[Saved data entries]
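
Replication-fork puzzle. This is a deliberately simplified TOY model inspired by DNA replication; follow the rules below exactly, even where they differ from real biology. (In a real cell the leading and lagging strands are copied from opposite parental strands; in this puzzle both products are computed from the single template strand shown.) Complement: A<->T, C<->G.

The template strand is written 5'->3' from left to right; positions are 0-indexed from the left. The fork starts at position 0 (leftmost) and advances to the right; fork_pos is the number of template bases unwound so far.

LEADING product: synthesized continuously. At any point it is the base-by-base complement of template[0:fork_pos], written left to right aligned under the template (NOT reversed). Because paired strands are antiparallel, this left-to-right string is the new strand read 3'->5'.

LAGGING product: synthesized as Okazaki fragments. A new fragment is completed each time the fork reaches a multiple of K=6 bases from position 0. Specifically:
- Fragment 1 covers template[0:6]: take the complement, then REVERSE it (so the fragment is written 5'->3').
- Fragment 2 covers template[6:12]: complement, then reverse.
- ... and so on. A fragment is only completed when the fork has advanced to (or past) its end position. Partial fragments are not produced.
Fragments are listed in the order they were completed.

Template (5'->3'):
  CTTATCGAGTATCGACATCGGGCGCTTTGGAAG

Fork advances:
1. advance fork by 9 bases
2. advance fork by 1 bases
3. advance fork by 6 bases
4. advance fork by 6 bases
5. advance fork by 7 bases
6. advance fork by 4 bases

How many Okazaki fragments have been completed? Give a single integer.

Step 1: advance 9 -> fork_pos = 0 + 9 = 9. Reached multiple(s) of 6: 6 -> fragment 1 completed (1 total).
Step 2: advance 1 -> fork_pos = 9 + 1 = 10. Next multiple of 6 is 12 (not reached); still 1 fragment(s).
Step 3: advance 6 -> fork_pos = 10 + 6 = 16. Reached multiple(s) of 6: 12 -> fragment 2 completed (2 total).
Step 4: advance 6 -> fork_pos = 16 + 6 = 22. Reached multiple(s) of 6: 18 -> fragment 3 completed (3 total).
Step 5: advance 7 -> fork_pos = 22 + 7 = 29. Reached multiple(s) of 6: 24 -> fragment 4 completed (4 total).
Step 6: advance 4 -> fork_pos = 29 + 4 = 33. Reached multiple(s) of 6: 30 -> fragment 5 completed (5 total).
Check: final fork_pos = 33; the multiples of 6 that are <= 33 are 6..30 -> 33 // 6 = 5 completed fragment(s).

Answer: 5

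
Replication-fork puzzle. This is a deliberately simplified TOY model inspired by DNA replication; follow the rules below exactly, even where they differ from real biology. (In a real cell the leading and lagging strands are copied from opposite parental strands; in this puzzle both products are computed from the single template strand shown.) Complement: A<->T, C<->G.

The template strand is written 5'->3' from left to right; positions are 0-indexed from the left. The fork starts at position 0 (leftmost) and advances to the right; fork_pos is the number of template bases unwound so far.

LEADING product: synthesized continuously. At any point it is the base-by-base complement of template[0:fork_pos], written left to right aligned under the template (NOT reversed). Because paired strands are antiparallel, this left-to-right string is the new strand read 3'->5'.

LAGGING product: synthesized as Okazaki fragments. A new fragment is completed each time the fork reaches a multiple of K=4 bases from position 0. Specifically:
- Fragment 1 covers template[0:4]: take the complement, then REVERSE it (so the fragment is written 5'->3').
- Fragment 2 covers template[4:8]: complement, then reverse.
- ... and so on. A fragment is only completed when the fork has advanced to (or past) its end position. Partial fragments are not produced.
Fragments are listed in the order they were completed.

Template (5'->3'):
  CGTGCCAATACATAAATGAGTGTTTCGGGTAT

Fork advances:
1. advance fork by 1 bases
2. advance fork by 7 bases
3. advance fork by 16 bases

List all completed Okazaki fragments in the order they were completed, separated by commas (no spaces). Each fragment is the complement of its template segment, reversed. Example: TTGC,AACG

Step 1: advance 1 -> fork_pos = 0 + 1 = 1. Next multiple of 4 is 4 (not reached); still 0 fragment(s).
Step 2: advance 7 -> fork_pos = 1 + 7 = 8. Reached multiple(s) of 4: 4, 8 -> fragments 1-2 completed (2 total).
Step 3: advance 16 -> fork_pos = 8 + 16 = 24. Reached multiple(s) of 4: 12, 16, 20, 24 -> fragments 3-6 completed (6 total).
Final fork_pos = 24, so 6 fragment(s) are complete. Build each: template segment -> complement -> reverse.
Fragment 1: template[0:4] = CGTG -> complement GCAC -> reversed CACG
Fragment 2: template[4:8] = CCAA -> complement GGTT -> reversed TTGG
Fragment 3: template[8:12] = TACA -> complement ATGT -> reversed TGTA
Fragment 4: template[12:16] = TAAA -> complement ATTT -> reversed TTTA
Fragment 5: template[16:20] = TGAG -> complement ACTC -> reversed CTCA
Fragment 6: template[20:24] = TGTT -> complement ACAA -> reversed AACA

Answer: CACG,TTGG,TGTA,TTTA,CTCA,AACA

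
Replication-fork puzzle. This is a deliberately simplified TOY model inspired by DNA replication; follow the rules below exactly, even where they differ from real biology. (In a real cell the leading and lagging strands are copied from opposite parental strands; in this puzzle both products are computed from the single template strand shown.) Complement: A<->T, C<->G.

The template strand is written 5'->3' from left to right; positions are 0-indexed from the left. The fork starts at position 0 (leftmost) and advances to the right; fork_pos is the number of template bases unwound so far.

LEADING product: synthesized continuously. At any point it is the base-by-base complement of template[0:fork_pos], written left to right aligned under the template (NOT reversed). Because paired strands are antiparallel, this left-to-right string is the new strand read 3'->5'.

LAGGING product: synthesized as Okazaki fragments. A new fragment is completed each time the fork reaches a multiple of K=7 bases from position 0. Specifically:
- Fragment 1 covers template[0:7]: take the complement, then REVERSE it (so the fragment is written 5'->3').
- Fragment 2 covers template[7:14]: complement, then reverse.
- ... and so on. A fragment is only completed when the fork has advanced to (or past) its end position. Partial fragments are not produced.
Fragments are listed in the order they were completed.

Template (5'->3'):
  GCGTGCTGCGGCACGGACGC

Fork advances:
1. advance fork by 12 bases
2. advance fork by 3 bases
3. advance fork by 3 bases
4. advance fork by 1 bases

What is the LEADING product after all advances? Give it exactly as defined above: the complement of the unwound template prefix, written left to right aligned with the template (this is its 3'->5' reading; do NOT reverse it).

Step 1: advance 12 -> fork_pos = 0 + 12 = 12.
Step 2: advance 3 -> fork_pos = 12 + 3 = 15.
Step 3: advance 3 -> fork_pos = 15 + 3 = 18.
Step 4: advance 1 -> fork_pos = 18 + 1 = 19.
Unwound prefix: template[0:19] = GCGTGCTGCGGCACGGACG
Complement it base by base (A<->T, C<->G), keeping left-to-right order:
  [0:5] GCGTG -> CGCAC
  [5:10] CTGCG -> GACGC
  [10:15] GCACG -> CGTGC
  [15:19] GACG -> CTGC
Concatenate: CGCACGACGCCGTGCCTGC (length 19; written aligned with the template, i.e. 3'->5').

Answer: CGCACGACGCCGTGCCTGC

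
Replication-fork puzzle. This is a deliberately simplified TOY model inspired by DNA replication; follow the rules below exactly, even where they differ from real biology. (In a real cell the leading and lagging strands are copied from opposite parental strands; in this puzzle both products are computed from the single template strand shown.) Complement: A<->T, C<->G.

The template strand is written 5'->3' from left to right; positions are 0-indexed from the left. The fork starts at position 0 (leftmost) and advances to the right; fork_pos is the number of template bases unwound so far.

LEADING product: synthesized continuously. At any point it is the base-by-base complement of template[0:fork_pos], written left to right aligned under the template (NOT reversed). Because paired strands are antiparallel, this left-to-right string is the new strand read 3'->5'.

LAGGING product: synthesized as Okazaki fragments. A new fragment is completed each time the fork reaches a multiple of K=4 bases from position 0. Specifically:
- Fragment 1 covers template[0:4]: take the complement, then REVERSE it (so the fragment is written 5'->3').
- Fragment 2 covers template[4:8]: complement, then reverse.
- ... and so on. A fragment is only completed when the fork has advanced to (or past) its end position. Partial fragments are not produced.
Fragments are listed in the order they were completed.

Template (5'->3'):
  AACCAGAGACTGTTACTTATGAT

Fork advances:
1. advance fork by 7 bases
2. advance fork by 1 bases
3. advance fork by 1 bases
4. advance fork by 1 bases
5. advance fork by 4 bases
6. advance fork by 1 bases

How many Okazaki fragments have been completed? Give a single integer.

Answer: 3

Derivation:
Step 1: advance 7 -> fork_pos = 0 + 7 = 7. Reached multiple(s) of 4: 4 -> fragment 1 completed (1 total).
Step 2: advance 1 -> fork_pos = 7 + 1 = 8. Reached multiple(s) of 4: 8 -> fragment 2 completed (2 total).
Step 3: advance 1 -> fork_pos = 8 + 1 = 9. Next multiple of 4 is 12 (not reached); still 2 fragment(s).
Step 4: advance 1 -> fork_pos = 9 + 1 = 10. Next multiple of 4 is 12 (not reached); still 2 fragment(s).
Step 5: advance 4 -> fork_pos = 10 + 4 = 14. Reached multiple(s) of 4: 12 -> fragment 3 completed (3 total).
Step 6: advance 1 -> fork_pos = 14 + 1 = 15. Next multiple of 4 is 16 (not reached); still 3 fragment(s).
Check: final fork_pos = 15; the multiples of 4 that are <= 15 are 4..12 -> 15 // 4 = 3 completed fragment(s).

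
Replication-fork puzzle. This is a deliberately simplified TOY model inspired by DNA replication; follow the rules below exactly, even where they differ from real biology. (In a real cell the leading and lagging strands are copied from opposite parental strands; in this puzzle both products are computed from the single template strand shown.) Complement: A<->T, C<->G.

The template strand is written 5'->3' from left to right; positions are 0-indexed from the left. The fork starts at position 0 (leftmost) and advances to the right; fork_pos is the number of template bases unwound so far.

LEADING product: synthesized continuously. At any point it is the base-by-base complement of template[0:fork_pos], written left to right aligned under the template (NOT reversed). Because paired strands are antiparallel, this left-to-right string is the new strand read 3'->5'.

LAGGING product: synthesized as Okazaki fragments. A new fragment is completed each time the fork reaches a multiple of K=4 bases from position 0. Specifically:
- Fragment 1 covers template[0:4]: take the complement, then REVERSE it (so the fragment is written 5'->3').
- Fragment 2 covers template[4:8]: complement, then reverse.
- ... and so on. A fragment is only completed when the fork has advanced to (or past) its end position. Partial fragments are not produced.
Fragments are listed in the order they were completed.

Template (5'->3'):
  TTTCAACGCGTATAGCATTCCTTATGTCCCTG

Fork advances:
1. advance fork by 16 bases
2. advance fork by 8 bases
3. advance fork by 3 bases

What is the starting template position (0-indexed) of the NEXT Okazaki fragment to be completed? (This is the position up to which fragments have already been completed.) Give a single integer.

Answer: 24

Derivation:
Step 1: advance 16 -> fork_pos = 0 + 16 = 16. Reached multiple(s) of 4: 4, 8, 12, 16 -> fragments 1-4 completed (4 total).
Step 2: advance 8 -> fork_pos = 16 + 8 = 24. Reached multiple(s) of 4: 20, 24 -> fragments 5-6 completed (6 total).
Step 3: advance 3 -> fork_pos = 24 + 3 = 27. Next multiple of 4 is 28 (not reached); still 6 fragment(s).
6 fragment(s) completed, covering template[0:24] (6 x 4 = 24). The next fragment, fragment 7, covers template[24:28], so it starts at position 24.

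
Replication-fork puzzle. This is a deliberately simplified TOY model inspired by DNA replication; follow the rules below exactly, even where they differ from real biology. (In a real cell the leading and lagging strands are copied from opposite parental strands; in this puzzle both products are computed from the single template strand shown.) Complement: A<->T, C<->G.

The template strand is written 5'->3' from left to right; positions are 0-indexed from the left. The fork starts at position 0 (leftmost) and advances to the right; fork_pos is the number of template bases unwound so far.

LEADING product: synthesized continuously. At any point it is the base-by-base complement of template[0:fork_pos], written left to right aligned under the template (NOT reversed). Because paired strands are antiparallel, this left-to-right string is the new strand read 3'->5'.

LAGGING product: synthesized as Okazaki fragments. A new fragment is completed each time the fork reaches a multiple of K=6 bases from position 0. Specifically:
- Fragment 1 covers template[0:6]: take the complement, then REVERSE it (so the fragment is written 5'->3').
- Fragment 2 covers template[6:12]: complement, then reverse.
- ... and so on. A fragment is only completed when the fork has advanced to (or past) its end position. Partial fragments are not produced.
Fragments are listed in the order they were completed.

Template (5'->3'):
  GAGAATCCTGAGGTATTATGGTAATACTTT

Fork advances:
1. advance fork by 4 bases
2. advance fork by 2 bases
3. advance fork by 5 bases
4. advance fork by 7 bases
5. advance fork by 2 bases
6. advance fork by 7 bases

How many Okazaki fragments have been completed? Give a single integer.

Step 1: advance 4 -> fork_pos = 0 + 4 = 4. Next multiple of 6 is 6 (not reached); still 0 fragment(s).
Step 2: advance 2 -> fork_pos = 4 + 2 = 6. Reached multiple(s) of 6: 6 -> fragment 1 completed (1 total).
Step 3: advance 5 -> fork_pos = 6 + 5 = 11. Next multiple of 6 is 12 (not reached); still 1 fragment(s).
Step 4: advance 7 -> fork_pos = 11 + 7 = 18. Reached multiple(s) of 6: 12, 18 -> fragments 2-3 completed (3 total).
Step 5: advance 2 -> fork_pos = 18 + 2 = 20. Next multiple of 6 is 24 (not reached); still 3 fragment(s).
Step 6: advance 7 -> fork_pos = 20 + 7 = 27. Reached multiple(s) of 6: 24 -> fragment 4 completed (4 total).
Check: final fork_pos = 27; the multiples of 6 that are <= 27 are 6..24 -> 27 // 6 = 4 completed fragment(s).

Answer: 4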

Activity: Exact reproduction is required. Give the lines of the data from its first line through the line containing "6. advance fork by 4 bases", and no others.

Output of the task:
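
Replication-fork puzzle. This is a deliberately simplified TOY model inspired by DNA replication; follow the rules below exactly, even where they differ from real biology. (In a real cell the leading and lagging strands are copied from opposite parental strands; in this puzzle both products are computed from the single template strand shown.) Complement: A<->T, C<->G.

The template strand is written 5'->3' from left to right; positions are 0-indexed from the left. The fork starts at position 0 (leftmost) and advances to the right; fork_pos is the number of template bases unwound so far.

LEADING product: synthesized continuously. At any point it is the base-by-base complement of template[0:fork_pos], written left to right aligned under the template (NOT reversed). Because paired strands are antiparallel, this left-to-right string is the new strand read 3'->5'.

LAGGING product: synthesized as Okazaki fragments. A new fragment is completed each time the fork reaches a multiple of K=6 bases from position 0. Specifically:
- Fragment 1 covers template[0:6]: take the complement, then REVERSE it (so the fragment is written 5'->3').
- Fragment 2 covers template[6:12]: complement, then reverse.
- ... and so on. A fragment is only completed when the fork has advanced to (or past) its end position. Partial fragments are not produced.
Fragments are listed in the order they were completed.

Template (5'->3'):
  CTTATCGAGTATCGACATCGGGCGCTTTGGAAG

Fork advances:
1. advance fork by 9 bases
2. advance fork by 1 bases
3. advance fork by 6 bases
4. advance fork by 6 bases
5. advance fork by 7 bases
6. advance fork by 4 bases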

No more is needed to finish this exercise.